**What is needed**
Below are the records; copy out every line that holds the word "DESC".

**Supplied information**
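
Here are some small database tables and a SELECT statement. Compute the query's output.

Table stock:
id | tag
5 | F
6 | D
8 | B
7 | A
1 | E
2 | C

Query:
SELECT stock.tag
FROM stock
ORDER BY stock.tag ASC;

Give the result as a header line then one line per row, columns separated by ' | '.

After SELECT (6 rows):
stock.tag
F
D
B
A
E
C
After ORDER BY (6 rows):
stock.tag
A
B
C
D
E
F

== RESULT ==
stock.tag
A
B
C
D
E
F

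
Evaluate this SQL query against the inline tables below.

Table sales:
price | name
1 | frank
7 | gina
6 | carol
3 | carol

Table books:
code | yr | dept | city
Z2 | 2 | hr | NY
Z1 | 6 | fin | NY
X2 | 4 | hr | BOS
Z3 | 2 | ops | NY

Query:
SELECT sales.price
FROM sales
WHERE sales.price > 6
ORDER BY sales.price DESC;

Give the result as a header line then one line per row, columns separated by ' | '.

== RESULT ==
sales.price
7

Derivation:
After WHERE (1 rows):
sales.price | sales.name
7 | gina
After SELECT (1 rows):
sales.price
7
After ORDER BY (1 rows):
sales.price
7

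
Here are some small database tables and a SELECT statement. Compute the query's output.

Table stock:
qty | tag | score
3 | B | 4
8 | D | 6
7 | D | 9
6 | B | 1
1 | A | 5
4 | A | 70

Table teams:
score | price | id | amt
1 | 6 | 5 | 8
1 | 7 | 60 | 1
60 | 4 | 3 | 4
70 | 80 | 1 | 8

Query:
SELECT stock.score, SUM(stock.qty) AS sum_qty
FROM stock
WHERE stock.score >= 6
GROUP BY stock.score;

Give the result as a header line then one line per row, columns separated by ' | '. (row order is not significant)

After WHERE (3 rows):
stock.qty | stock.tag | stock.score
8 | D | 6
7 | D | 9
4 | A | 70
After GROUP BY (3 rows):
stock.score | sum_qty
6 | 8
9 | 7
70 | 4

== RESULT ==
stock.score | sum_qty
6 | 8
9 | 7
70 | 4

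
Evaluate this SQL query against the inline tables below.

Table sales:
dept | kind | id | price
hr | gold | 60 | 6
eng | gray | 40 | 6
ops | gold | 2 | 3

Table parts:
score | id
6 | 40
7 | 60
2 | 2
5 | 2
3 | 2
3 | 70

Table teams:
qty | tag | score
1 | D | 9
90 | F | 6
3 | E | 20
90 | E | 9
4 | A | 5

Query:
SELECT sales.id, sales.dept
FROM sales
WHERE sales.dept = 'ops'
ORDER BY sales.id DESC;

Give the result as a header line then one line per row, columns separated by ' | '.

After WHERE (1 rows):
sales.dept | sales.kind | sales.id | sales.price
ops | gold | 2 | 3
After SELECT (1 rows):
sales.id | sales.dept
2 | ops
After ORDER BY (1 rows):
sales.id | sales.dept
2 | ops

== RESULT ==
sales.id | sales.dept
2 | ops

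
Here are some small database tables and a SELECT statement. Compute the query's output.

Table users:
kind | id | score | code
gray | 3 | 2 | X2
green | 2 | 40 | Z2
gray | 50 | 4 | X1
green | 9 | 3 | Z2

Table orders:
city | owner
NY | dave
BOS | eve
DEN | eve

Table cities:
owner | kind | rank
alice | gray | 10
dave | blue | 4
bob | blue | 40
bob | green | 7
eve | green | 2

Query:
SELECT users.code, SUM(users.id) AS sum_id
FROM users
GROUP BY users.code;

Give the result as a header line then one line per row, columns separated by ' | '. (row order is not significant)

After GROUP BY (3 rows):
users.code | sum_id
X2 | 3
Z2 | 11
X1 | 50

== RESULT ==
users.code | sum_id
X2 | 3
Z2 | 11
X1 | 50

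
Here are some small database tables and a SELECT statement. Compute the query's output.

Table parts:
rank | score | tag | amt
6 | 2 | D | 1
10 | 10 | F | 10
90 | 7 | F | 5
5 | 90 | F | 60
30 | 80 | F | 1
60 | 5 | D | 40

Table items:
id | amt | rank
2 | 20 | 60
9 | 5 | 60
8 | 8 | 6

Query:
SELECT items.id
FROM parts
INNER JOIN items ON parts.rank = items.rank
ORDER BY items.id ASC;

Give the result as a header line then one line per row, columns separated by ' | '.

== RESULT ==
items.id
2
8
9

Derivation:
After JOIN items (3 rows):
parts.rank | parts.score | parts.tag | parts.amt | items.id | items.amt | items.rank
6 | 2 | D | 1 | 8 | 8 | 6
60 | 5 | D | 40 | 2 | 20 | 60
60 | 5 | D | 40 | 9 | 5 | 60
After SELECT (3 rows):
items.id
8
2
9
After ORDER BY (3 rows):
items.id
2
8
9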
==
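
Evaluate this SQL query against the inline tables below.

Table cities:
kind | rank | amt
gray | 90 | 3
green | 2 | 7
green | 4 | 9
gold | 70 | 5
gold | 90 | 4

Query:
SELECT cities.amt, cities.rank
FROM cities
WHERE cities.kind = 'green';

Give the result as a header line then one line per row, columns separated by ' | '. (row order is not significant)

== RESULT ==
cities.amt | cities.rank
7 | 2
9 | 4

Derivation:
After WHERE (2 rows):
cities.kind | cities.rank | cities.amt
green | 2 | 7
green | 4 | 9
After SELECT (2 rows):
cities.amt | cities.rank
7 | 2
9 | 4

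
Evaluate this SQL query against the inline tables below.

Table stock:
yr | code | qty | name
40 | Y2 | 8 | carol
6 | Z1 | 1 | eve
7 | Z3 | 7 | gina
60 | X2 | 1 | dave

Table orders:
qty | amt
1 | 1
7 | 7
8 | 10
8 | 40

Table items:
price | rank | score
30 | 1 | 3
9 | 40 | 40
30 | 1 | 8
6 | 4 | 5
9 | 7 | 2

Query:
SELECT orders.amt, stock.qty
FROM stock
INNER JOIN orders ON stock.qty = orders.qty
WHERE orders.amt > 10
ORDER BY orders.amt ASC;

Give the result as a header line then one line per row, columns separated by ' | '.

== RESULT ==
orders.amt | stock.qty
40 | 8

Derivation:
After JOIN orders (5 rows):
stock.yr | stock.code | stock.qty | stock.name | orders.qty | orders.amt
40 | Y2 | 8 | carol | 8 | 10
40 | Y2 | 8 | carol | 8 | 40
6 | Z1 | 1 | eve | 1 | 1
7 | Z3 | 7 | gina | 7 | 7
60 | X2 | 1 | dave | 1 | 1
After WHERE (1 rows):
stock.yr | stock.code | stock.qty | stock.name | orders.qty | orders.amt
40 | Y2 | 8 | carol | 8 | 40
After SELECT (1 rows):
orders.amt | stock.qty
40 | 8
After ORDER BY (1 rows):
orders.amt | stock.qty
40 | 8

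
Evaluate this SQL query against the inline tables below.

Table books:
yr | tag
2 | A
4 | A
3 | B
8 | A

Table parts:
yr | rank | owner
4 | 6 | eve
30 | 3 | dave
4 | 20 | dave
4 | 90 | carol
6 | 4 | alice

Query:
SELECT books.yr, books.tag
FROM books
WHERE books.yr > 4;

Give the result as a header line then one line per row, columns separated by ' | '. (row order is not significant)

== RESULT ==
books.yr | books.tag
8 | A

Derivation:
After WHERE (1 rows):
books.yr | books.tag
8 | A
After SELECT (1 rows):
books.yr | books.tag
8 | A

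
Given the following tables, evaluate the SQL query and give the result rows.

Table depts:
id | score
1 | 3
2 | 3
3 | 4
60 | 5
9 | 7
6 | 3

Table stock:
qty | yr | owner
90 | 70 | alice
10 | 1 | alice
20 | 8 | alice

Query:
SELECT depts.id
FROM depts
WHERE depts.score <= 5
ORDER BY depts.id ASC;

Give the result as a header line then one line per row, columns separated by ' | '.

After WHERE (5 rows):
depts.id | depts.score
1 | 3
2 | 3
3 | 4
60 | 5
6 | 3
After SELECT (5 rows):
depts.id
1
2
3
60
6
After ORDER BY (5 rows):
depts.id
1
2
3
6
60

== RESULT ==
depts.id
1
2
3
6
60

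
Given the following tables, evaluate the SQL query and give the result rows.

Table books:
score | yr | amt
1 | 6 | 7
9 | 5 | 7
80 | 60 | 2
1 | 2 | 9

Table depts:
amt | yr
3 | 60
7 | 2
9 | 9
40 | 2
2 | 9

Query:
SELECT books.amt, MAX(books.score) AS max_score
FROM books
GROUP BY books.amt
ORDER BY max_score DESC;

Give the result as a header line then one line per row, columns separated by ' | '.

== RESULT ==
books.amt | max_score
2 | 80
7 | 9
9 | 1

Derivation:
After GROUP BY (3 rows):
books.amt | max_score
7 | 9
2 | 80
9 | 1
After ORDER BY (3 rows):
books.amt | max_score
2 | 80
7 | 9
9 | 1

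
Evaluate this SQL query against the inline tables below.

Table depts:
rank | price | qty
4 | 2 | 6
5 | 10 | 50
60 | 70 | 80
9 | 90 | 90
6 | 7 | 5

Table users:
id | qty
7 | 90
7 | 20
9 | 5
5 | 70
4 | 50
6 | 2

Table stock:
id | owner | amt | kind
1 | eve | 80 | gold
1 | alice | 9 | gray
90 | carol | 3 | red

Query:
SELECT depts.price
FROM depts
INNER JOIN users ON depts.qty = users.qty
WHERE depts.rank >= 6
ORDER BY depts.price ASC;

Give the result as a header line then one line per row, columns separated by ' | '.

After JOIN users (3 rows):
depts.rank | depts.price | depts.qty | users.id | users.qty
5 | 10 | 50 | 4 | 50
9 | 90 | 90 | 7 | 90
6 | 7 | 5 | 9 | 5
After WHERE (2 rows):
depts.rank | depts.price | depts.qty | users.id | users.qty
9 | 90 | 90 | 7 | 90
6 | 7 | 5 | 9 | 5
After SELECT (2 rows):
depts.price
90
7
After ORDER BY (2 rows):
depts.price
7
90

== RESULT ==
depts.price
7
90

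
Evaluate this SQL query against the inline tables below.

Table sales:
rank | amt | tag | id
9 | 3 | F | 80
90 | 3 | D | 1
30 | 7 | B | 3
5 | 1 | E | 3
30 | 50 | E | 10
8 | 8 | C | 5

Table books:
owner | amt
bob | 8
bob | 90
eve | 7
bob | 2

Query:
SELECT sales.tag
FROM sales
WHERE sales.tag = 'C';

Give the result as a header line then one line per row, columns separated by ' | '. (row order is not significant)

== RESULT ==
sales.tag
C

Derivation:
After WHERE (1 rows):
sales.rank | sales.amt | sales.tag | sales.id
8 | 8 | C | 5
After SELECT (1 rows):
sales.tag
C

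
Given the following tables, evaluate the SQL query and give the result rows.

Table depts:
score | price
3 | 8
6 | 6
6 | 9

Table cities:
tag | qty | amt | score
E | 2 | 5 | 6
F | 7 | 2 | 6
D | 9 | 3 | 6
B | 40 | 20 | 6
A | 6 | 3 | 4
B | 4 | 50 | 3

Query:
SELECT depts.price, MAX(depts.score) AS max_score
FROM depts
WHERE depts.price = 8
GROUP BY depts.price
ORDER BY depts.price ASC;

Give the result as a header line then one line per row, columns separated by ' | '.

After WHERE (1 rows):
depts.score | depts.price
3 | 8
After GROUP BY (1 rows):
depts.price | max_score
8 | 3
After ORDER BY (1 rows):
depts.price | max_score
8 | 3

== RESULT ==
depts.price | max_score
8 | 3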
* * *
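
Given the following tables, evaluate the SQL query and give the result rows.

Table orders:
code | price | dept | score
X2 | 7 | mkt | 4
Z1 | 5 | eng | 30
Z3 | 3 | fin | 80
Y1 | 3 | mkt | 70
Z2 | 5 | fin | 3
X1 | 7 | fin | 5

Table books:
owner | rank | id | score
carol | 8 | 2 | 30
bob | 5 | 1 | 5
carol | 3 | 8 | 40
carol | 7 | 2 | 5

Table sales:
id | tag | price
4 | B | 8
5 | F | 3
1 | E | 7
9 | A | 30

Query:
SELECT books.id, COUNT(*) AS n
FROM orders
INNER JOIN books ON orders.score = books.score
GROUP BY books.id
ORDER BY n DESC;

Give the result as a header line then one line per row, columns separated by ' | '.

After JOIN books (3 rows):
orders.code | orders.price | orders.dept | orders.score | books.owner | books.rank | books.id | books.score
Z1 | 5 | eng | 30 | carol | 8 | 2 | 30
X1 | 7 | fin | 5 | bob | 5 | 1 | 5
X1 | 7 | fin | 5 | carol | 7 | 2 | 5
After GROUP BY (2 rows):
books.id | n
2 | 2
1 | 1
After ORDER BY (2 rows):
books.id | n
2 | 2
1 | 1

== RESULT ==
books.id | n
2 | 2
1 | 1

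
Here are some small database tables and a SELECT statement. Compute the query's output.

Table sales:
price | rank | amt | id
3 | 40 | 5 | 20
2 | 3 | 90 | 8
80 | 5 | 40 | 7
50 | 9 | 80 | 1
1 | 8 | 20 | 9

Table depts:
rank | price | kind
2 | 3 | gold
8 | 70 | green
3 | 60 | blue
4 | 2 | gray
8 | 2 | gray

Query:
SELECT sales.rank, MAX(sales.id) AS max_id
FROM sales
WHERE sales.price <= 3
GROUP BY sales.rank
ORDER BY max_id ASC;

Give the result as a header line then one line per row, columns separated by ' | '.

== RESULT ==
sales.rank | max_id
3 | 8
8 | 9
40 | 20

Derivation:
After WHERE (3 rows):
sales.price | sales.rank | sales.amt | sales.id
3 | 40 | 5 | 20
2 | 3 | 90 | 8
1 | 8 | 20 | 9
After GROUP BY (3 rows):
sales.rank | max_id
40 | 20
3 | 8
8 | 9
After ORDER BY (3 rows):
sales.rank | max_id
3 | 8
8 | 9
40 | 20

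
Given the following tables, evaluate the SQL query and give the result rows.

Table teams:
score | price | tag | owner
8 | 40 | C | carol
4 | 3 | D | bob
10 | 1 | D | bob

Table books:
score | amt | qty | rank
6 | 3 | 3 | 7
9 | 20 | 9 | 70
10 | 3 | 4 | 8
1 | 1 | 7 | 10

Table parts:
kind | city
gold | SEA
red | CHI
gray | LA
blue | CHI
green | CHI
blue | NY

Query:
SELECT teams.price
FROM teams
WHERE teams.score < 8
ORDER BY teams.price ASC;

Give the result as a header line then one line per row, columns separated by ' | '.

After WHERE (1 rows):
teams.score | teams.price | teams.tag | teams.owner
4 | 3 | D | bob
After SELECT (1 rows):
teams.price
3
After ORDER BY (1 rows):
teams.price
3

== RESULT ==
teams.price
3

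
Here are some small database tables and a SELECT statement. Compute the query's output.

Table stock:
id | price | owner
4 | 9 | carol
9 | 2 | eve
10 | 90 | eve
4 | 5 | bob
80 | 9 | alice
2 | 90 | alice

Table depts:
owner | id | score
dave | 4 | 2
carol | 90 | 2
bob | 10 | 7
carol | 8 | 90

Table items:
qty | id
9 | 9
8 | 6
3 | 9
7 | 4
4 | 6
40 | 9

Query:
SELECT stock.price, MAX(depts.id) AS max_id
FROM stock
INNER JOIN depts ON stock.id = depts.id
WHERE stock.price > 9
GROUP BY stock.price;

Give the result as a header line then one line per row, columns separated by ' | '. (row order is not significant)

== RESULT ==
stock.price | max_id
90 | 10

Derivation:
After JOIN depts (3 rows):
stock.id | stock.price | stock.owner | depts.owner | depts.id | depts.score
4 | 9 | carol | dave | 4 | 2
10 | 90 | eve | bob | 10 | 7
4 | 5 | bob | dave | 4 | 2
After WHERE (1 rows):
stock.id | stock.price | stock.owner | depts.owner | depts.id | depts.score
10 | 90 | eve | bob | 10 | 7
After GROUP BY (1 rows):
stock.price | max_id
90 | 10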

**Expected answer**
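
ORDER BY sales.price DESC;
ORDER BY sales.id DESC;
ORDER BY max_score DESC;
ORDER BY n DESC;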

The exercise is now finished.